**Task prompt:**
The exercise asks for every line of the data to be reproduced exactly.

Source data:

:::

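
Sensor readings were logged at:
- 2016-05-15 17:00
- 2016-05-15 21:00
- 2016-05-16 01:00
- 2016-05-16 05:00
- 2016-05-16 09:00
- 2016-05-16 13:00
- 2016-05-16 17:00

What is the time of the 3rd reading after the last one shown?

The interval is a steady 4 hours (4, 4, 4, 4, 4, 4).
2016-05-16 17:00 + 4 h = 2016-05-16 21:00.
2016-05-16 21:00 + 4 h = 2016-05-17 01:00.
2016-05-17 01:00 + 4 h = 2016-05-17 05:00.

2016-05-17 05:00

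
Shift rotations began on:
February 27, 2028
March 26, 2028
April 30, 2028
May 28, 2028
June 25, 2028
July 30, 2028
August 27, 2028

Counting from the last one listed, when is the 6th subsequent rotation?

February 25, 2029

All Sundays; the gaps (28, 35, 28, 28, 35, 28) vary with month length.
This is the last Sunday of each month.
September 2028 ends with Sunday September 24, 2028.
Last Sunday of October 2028: October 29, 2028.
November 2028 ends with Sunday November 26, 2028.
December 2028 ends with Sunday December 31, 2028.
Last Sunday of January 2029: January 28, 2029.
Last Sunday of February 2029: February 25, 2029.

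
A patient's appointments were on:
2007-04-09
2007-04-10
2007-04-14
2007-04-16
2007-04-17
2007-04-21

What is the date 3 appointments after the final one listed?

Gaps: 1, 4, 2, 1, 4 days — not constant, but cyclic with period 3.
The events fall on every Monday, Tuesday and Saturday.
The following Monday is 2007-04-23.
The following Tuesday is 2007-04-24.
Next Saturday: 2007-04-28.

2007-04-28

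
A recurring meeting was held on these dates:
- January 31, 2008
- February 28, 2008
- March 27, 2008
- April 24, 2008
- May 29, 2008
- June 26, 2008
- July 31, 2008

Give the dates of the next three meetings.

August 28, 2008; September 25, 2008; October 30, 2008

All Thursdays; the gaps (28, 28, 28, 35, 28, 35) vary with month length.
This is the last Thursday of each month.
Last Thursday of August 2008: August 28, 2008.
September 2008 ends with Thursday September 25, 2008.
Last Thursday of October 2008: October 30, 2008.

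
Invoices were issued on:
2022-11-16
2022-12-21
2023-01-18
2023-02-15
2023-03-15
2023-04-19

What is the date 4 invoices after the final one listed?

Gaps: 35, 28, 28, 28, 35 days — a mix of 28 and 35. Every date is a Wednesday.
Each is the 3rd Wednesday of its month.
May 2023 — 3rd Wednesday is 2023-05-17.
3rd Wednesday of June 2023: 2023-06-21.
3rd Wednesday of July 2023: 2023-07-19.
3rd Wednesday of August 2023: 2023-08-16.

2023-08-16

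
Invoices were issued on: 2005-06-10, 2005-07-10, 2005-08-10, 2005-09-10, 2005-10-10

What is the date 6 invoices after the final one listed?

2006-04-10

The day-of-month is always 10 (30, 31, 31, 30 days between events).
So this recurs on the 10th of each month.
November 2005: 2005-11-10.
December 2005: 2005-12-10.
Next: January 2006 → 2006-01-10.
February 2006: 2006-02-10.
Next: March 2006 → 2006-03-10.
April 2006: 2006-04-10.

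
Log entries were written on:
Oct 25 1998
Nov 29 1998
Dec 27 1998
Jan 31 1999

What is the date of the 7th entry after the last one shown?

Aug 29 1999

All Sundays; the gaps (35, 28, 35) vary with month length.
This is the last Sunday of each month.
February 1999 ends with Sunday Feb 28 1999.
Last Sunday of March 1999: Mar 28 1999.
Last Sunday of April 1999: Apr 25 1999.
Last Sunday of May 1999: May 30 1999.
June 1999 ends with Sunday Jun 27 1999.
Last Sunday of July 1999: Jul 25 1999.
August 1999 ends with Sunday Aug 29 1999.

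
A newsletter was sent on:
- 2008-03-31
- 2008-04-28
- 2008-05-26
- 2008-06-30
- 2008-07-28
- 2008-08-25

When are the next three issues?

These are Mondays with 28, 28, 35, 28, 28-day gaps.
Each is the final Monday of its month — 2008-03-31 is past the 28th, so '4th Monday' doesn't fit.
Last Monday of September 2008: 2008-09-29.
October 2008 ends with Monday 2008-10-27.
Last Monday of November 2008: 2008-11-24.

2008-09-29, 2008-10-27, 2008-11-24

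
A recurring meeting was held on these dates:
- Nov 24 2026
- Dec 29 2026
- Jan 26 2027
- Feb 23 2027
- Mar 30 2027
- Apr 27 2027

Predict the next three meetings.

Every date is a Tuesday; gaps 35, 28, 28, 35, 28 days.
Each is the last Tuesday of its month (at least one falls on the 29th or later, ruling out '4th Tuesday').
May 2027 ends with Tuesday May 25 2027.
June 2027 ends with Tuesday Jun 29 2027.
July 2027 ends with Tuesday Jul 27 2027.

May 25 2027, Jun 29 2027, Jul 27 2027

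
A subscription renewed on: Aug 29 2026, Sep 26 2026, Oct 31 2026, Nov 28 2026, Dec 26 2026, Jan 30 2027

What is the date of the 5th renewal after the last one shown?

All Saturdays; the gaps (28, 35, 28, 28, 35) vary with month length.
This is the last Saturday of each month.
February 2027 ends with Saturday Feb 27 2027.
Last Saturday of March 2027: Mar 27 2027.
Last Saturday of April 2027: Apr 24 2027.
May 2027 ends with Saturday May 29 2027.
Last Saturday of June 2027: Jun 26 2027.

Jun 26 2027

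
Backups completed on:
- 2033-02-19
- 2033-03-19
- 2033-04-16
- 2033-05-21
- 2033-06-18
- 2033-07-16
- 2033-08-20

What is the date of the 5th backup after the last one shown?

These are Saturdays at 28- or 35-day spacing (28, 28, 35, 28, 28, 35).
The pattern: 3rd Saturday of the month.
September 2033 — 3rd Saturday is 2033-09-17.
October 2033 — 3rd Saturday is 2033-10-15.
November 2033 — 3rd Saturday is 2033-11-19.
December 2033 — 3rd Saturday is 2033-12-17.
January 2034 — 3rd Saturday is 2034-01-21.

2034-01-21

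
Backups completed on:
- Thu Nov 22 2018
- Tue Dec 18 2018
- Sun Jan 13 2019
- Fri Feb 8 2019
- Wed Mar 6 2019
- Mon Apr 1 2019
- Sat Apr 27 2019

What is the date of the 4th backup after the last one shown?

Every event comes 26 days after the last (26, 26, 26, 26, 26, 26).
Sat Apr 27 2019 + 26 days = Thu May 23 2019.
Thu May 23 2019 + 26 days = Tue Jun 18 2019.
Tue Jun 18 2019 + 26 days = Sun Jul 14 2019.
Sun Jul 14 2019 + 26 days = Fri Aug 9 2019.

Fri Aug 9 2019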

:::

**Solution for this task:**
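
Sensor readings were logged at:
- 2016-05-15 17:00
- 2016-05-15 21:00
- 2016-05-16 01:00
- 2016-05-16 05:00
- 2016-05-16 09:00
- 2016-05-16 13:00
- 2016-05-16 17:00

What is the time of the 3rd reading after the last one shown?

The interval is a steady 4 hours (4, 4, 4, 4, 4, 4).
2016-05-16 17:00 + 4 h = 2016-05-16 21:00.
2016-05-16 21:00 + 4 h = 2016-05-17 01:00.
2016-05-17 01:00 + 4 h = 2016-05-17 05:00.

2016-05-17 05:00

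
Shift rotations began on:
February 27, 2028
March 26, 2028
April 30, 2028
May 28, 2028
June 25, 2028
July 30, 2028
August 27, 2028

Counting from the last one listed, when is the 6th subsequent rotation?

February 25, 2029

All Sundays; the gaps (28, 35, 28, 28, 35, 28) vary with month length.
This is the last Sunday of each month.
September 2028 ends with Sunday September 24, 2028.
Last Sunday of October 2028: October 29, 2028.
November 2028 ends with Sunday November 26, 2028.
December 2028 ends with Sunday December 31, 2028.
Last Sunday of January 2029: January 28, 2029.
Last Sunday of February 2029: February 25, 2029.

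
A patient's appointments were on:
2007-04-09
2007-04-10
2007-04-14
2007-04-16
2007-04-17
2007-04-21

What is the date 3 appointments after the final one listed?

Gaps: 1, 4, 2, 1, 4 days — not constant, but cyclic with period 3.
The events fall on every Monday, Tuesday and Saturday.
The following Monday is 2007-04-23.
The following Tuesday is 2007-04-24.
Next Saturday: 2007-04-28.

2007-04-28

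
A recurring meeting was held on these dates:
- January 31, 2008
- February 28, 2008
- March 27, 2008
- April 24, 2008
- May 29, 2008
- June 26, 2008
- July 31, 2008

Give the dates of the next three meetings.

August 28, 2008; September 25, 2008; October 30, 2008

All Thursdays; the gaps (28, 28, 28, 35, 28, 35) vary with month length.
This is the last Thursday of each month.
Last Thursday of August 2008: August 28, 2008.
September 2008 ends with Thursday September 25, 2008.
Last Thursday of October 2008: October 30, 2008.

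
Invoices were issued on:
2022-11-16
2022-12-21
2023-01-18
2023-02-15
2023-03-15
2023-04-19

What is the date 4 invoices after the final one listed?

Gaps: 35, 28, 28, 28, 35 days — a mix of 28 and 35. Every date is a Wednesday.
Each is the 3rd Wednesday of its month.
May 2023 — 3rd Wednesday is 2023-05-17.
3rd Wednesday of June 2023: 2023-06-21.
3rd Wednesday of July 2023: 2023-07-19.
3rd Wednesday of August 2023: 2023-08-16.

2023-08-16

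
Invoices were issued on: 2005-06-10, 2005-07-10, 2005-08-10, 2005-09-10, 2005-10-10

What is the date 6 invoices after the final one listed?

2006-04-10

The day-of-month is always 10 (30, 31, 31, 30 days between events).
So this recurs on the 10th of each month.
November 2005: 2005-11-10.
December 2005: 2005-12-10.
Next: January 2006 → 2006-01-10.
February 2006: 2006-02-10.
Next: March 2006 → 2006-03-10.
April 2006: 2006-04-10.

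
Log entries were written on:
Oct 25 1998
Nov 29 1998
Dec 27 1998
Jan 31 1999

What is the date of the 7th entry after the last one shown?

Aug 29 1999

All Sundays; the gaps (35, 28, 35) vary with month length.
This is the last Sunday of each month.
February 1999 ends with Sunday Feb 28 1999.
Last Sunday of March 1999: Mar 28 1999.
Last Sunday of April 1999: Apr 25 1999.
Last Sunday of May 1999: May 30 1999.
June 1999 ends with Sunday Jun 27 1999.
Last Sunday of July 1999: Jul 25 1999.
August 1999 ends with Sunday Aug 29 1999.

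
A newsletter was sent on:
- 2008-03-31
- 2008-04-28
- 2008-05-26
- 2008-06-30
- 2008-07-28
- 2008-08-25

When are the next three issues?

These are Mondays with 28, 28, 35, 28, 28-day gaps.
Each is the final Monday of its month — 2008-03-31 is past the 28th, so '4th Monday' doesn't fit.
Last Monday of September 2008: 2008-09-29.
October 2008 ends with Monday 2008-10-27.
Last Monday of November 2008: 2008-11-24.

2008-09-29, 2008-10-27, 2008-11-24

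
A recurring meeting was held on these dates:
- Nov 24 2026
- Dec 29 2026
- Jan 26 2027
- Feb 23 2027
- Mar 30 2027
- Apr 27 2027

Predict the next three meetings.

Every date is a Tuesday; gaps 35, 28, 28, 35, 28 days.
Each is the last Tuesday of its month (at least one falls on the 29th or later, ruling out '4th Tuesday').
May 2027 ends with Tuesday May 25 2027.
June 2027 ends with Tuesday Jun 29 2027.
July 2027 ends with Tuesday Jul 27 2027.

May 25 2027, Jun 29 2027, Jul 27 2027

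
A subscription renewed on: Aug 29 2026, Sep 26 2026, Oct 31 2026, Nov 28 2026, Dec 26 2026, Jan 30 2027

What is the date of the 5th renewal after the last one shown?

All Saturdays; the gaps (28, 35, 28, 28, 35) vary with month length.
This is the last Saturday of each month.
February 2027 ends with Saturday Feb 27 2027.
Last Saturday of March 2027: Mar 27 2027.
Last Saturday of April 2027: Apr 24 2027.
May 2027 ends with Saturday May 29 2027.
Last Saturday of June 2027: Jun 26 2027.

Jun 26 2027

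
Backups completed on:
- 2033-02-19
- 2033-03-19
- 2033-04-16
- 2033-05-21
- 2033-06-18
- 2033-07-16
- 2033-08-20

What is the date of the 5th backup after the last one shown?

These are Saturdays at 28- or 35-day spacing (28, 28, 35, 28, 28, 35).
The pattern: 3rd Saturday of the month.
September 2033 — 3rd Saturday is 2033-09-17.
October 2033 — 3rd Saturday is 2033-10-15.
November 2033 — 3rd Saturday is 2033-11-19.
December 2033 — 3rd Saturday is 2033-12-17.
January 2034 — 3rd Saturday is 2034-01-21.

2034-01-21

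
Backups completed on:
- Thu Nov 22 2018
- Tue Dec 18 2018
- Sun Jan 13 2019
- Fri Feb 8 2019
- Wed Mar 6 2019
- Mon Apr 1 2019
- Sat Apr 27 2019

What is the date of the 4th backup after the last one shown?

Every event comes 26 days after the last (26, 26, 26, 26, 26, 26).
Sat Apr 27 2019 + 26 days = Thu May 23 2019.
Thu May 23 2019 + 26 days = Tue Jun 18 2019.
Tue Jun 18 2019 + 26 days = Sun Jul 14 2019.
Sun Jul 14 2019 + 26 days = Fri Aug 9 2019.

Fri Aug 9 2019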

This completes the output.